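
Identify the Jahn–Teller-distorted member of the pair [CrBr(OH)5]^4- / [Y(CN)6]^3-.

[CrBr(OH)5]^4-

[CrBr(OH)5]^4-: Summing ligand charges against the −4 overall charge gives an oxidation state of +2 for chromium. Group 6 minus oxidation state 2 gives a d⁴ configuration. Bromide and hydroxide are weak-field ligands for a first-row metal, so the complex is high-spin. The t₂g³e_g¹ (high-spin) configuration has an unevenly filled e_g set; the Jahn–Teller theorem predicts a tetragonal distortion (typically axial elongation) to lift the degeneracy.
[Y(CN)6]^3-: Summing ligand charges against the −3 overall charge gives an oxidation state of +3 for yttrium. Y sits in group 3, so the d-electron count is 3 − 3 = 0. The d⁰ configuration leaves the e_g set evenly filled (or empty) — no strong Jahn–Teller driving force.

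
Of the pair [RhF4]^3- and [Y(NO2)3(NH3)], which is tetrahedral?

For [RhF4]^3-: Ligand charges: each fluoride is −1. With an overall charge of −3 the rhodium centre must be in the +1 oxidation state. Group 9 minus oxidation state 1 gives a d⁸ configuration. A 4d d⁸ ion has a large crystal-field splitting; square planar leaves the high-energy d_{x²−y²} orbital empty and maximises CFSE. → square planar.
For [Y(NO2)3(NH3)]: Ligand charges: each nitro (N-bound nitrite) is −1; ammonia is neutral. With an overall charge of 0 the yttrium centre must be in the +3 oxidation state. Y sits in group 3, so the d-electron count is 3 − 3 = 0. A d⁰ ion has no crystal-field stabilisation preference between square planar and tetrahedral, so four ligands adopt the sterically favoured tetrahedral geometry. → tetrahedral.

[Y(NO2)3(NH3)]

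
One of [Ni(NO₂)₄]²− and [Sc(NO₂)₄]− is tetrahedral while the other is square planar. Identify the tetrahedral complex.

For [Ni(NO₂)₄]²−: Summing ligand charges against the −2 overall charge gives an oxidation state of +2 for nickel. Group 10 minus oxidation state 2 gives a d⁸ configuration. Nitro (N-bound nitrite) is a strong-field ligand (high in the spectrochemical series). A 3d d⁸ ion with strong-field ligands gains enough CFSE to favour square planar over tetrahedral. → square planar.
For [Sc(NO₂)₄]−: Each nitro (N-bound nitrite) is −1; balancing the −1 overall charge requires Sc(III). Group 3 minus oxidation state 3 gives a d⁰ configuration. A d⁰ ion has no crystal-field stabilisation preference between square planar and tetrahedral, so four ligands adopt the sterically favoured tetrahedral geometry. → tetrahedral.

[Sc(NO₂)₄]−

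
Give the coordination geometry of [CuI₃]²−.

Each iodide is −1; balancing the −2 overall charge requires Cu(I).
Copper is a group-11 element; Cu(I) is therefore d¹⁰.
Coordination number: 3.
Three ligands around a d¹⁰ centre minimise repulsion in a trigonal-planar arrangement.

trigonal planar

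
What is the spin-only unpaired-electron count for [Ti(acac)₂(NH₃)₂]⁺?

Ligand charges: each acetylacetonate is −1; ammonia is neutral. With an overall charge of +1 the titanium centre must be in the +3 oxidation state.
Ti sits in group 4, so the d-electron count is 4 − 3 = 1.
Counting donor atoms: 2×acetylacetonate (bidentate) → 4 donors; 2×ammonia (monodentate) → 2 donors. Coordination number = 6.
In an octahedral field the d¹ configuration is t₂g¹e_g⁰ (only one arrangement possible), giving 1 unpaired electron.

1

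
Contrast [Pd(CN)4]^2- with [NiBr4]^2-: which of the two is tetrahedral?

For [Pd(CN)4]^2-: Each cyanide is −1; balancing the −2 overall charge requires Pd(II). Palladium is a group-10 element; Pd(II) is therefore d⁸. A 4d d⁸ ion has a large crystal-field splitting; square planar leaves the high-energy d_{x²−y²} orbital empty and maximises CFSE. → square planar.
For [NiBr4]^2-: Ligand charges: each bromide is −1. With an overall charge of −2 the nickel centre must be in the +2 oxidation state. Nickel is a group-10 element; Ni(II) is therefore d⁸. Bromide is a weak-field ligand. With weak-field ligands the CFSE gain from square planar is small, so a 3d d⁸ ion takes the sterically preferred tetrahedral geometry. → tetrahedral.

[NiBr4]^2-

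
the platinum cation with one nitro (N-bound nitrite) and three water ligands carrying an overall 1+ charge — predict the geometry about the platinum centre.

square planar

Summing ligand charges against the +1 overall charge gives an oxidation state of +2 for platinum.
Group 10 minus oxidation state 2 gives a d⁸ configuration.
Coordination number: 4.
A 5d d⁸ ion has a large crystal-field splitting; square planar leaves the high-energy d_{x²−y²} orbital empty and maximises CFSE.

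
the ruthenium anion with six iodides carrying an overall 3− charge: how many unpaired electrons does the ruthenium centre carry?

Each iodide is −1; balancing the −3 overall charge requires Ru(III).
Ru sits in group 8, so the d-electron count is 8 − 3 = 5.
The spin state decides the count: a 4d ion has a large Δₒ and is invariably low-spin.
An octahedral low-spin d⁵ ion is t₂g⁵e_g⁰, giving 1 unpaired electron.

1 unpaired electron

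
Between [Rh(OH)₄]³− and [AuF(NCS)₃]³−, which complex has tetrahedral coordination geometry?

For [Rh(OH)₄]³−: Summing ligand charges against the −3 overall charge gives an oxidation state of +1 for rhodium. Rh sits in group 9, so the d-electron count is 9 − 1 = 8. A 4d d⁸ ion has a large crystal-field splitting; square planar leaves the high-energy d_{x²−y²} orbital empty and maximises CFSE. → square planar.
For [AuF(NCS)₃]³−: Each fluoride is −1; each isothiocyanate is −1; balancing the −3 overall charge requires Au(I). Gold is a group-11 element; Au(I) is therefore d¹⁰. A d¹⁰ ion has no crystal-field stabilisation preference between square planar and tetrahedral, so four ligands adopt the sterically favoured tetrahedral geometry. → tetrahedral.

[AuF(NCS)₃]³−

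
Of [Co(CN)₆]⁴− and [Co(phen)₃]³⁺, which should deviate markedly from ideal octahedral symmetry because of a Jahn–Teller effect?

[Co(CN)₆]⁴−: Each cyanide is −1; balancing the −4 overall charge requires Co(II). Group 9 minus oxidation state 2 gives a d⁷ configuration. Cyanide is a strong-field ligand (high in the spectrochemical series) for a first-row metal, so the complex is low-spin. The t₂g⁶e_g¹ (low-spin) configuration has an unevenly filled e_g set; the Jahn–Teller theorem predicts a tetragonal distortion (typically axial elongation) to lift the degeneracy.
[Co(phen)₃]³⁺: Ligand charges: 1,10-phenanthroline is neutral. With an overall charge of +3 the cobalt centre must be in the +3 oxidation state. Co sits in group 9, so the d-electron count is 9 − 3 = 6. Co(III) has an exceptionally large octahedral splitting and is low-spin with essentially every ligand except fluoride. The d⁶ configuration leaves the e_g set evenly filled (or empty) — no strong Jahn–Teller driving force.

[Co(CN)₆]⁴−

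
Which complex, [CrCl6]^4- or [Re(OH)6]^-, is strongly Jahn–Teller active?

[CrCl6]^4-: Each chloride is −1; balancing the −4 overall charge requires Cr(II). Group 6 minus oxidation state 2 gives a d⁴ configuration. Chloride is a weak-field ligand for a first-row metal, so the complex is high-spin. The t₂g³e_g¹ (high-spin) configuration has an unevenly filled e_g set; the Jahn–Teller theorem predicts a tetragonal distortion (typically axial elongation) to lift the degeneracy.
[Re(OH)6]^-: Summing ligand charges against the −1 overall charge gives an oxidation state of +5 for rhenium. Re sits in group 7, so the d-electron count is 7 − 5 = 2. The d² configuration leaves the e_g set evenly filled (or empty) — no strong Jahn–Teller driving force.

[CrCl6]^4-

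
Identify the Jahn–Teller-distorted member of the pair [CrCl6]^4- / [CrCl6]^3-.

[CrCl6]^4-

[CrCl6]^4-: Each chloride is −1; balancing the −4 overall charge requires Cr(II). Cr sits in group 6, so the d-electron count is 6 − 2 = 4. Chloride is a weak-field ligand for a first-row metal, so the complex is high-spin. The t₂g³e_g¹ (high-spin) configuration has an unevenly filled e_g set; the Jahn–Teller theorem predicts a tetragonal distortion (typically axial elongation) to lift the degeneracy.
[CrCl6]^3-: Ligand charges: each chloride is −1. With an overall charge of −3 the chromium centre must be in the +3 oxidation state. Chromium is a group-6 element; Cr(III) is therefore d³. The d³ configuration leaves the e_g set evenly filled (or empty) — no strong Jahn–Teller driving force.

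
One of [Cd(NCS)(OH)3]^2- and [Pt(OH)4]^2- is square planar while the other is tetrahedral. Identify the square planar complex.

[Pt(OH)4]^2-

For [Cd(NCS)(OH)3]^2-: Each isothiocyanate is −1; each hydroxide is −1; balancing the −2 overall charge requires Cd(II). Group 12 minus oxidation state 2 gives a d¹⁰ configuration. A d¹⁰ ion has no crystal-field stabilisation preference between square planar and tetrahedral, so four ligands adopt the sterically favoured tetrahedral geometry. → tetrahedral.
For [Pt(OH)4]^2-: Ligand charges: each hydroxide is −1. With an overall charge of −2 the platinum centre must be in the +2 oxidation state. Pt sits in group 10, so the d-electron count is 10 − 2 = 8. A 5d d⁸ ion has a large crystal-field splitting; square planar leaves the high-energy d_{x²−y²} orbital empty and maximises CFSE. → square planar.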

## Exercise
Which lines run from the one with "One of [Cd(NCS)(OH)3]^2- and" through the end of the listing above? Restate them word for word, with nothing else.

## Answer for the task
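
One of [Cd(NCS)(OH)3]^2- and [Pt(OH)4]^2- is square planar while the other is tetrahedral. Identify the square planar complex.

[Pt(OH)4]^2-

For [Cd(NCS)(OH)3]^2-: Each isothiocyanate is −1; each hydroxide is −1; balancing the −2 overall charge requires Cd(II). Group 12 minus oxidation state 2 gives a d¹⁰ configuration. A d¹⁰ ion has no crystal-field stabilisation preference between square planar and tetrahedral, so four ligands adopt the sterically favoured tetrahedral geometry. → tetrahedral.
For [Pt(OH)4]^2-: Ligand charges: each hydroxide is −1. With an overall charge of −2 the platinum centre must be in the +2 oxidation state. Pt sits in group 10, so the d-electron count is 10 − 2 = 8. A 5d d⁸ ion has a large crystal-field splitting; square planar leaves the high-energy d_{x²−y²} orbital empty and maximises CFSE. → square planar.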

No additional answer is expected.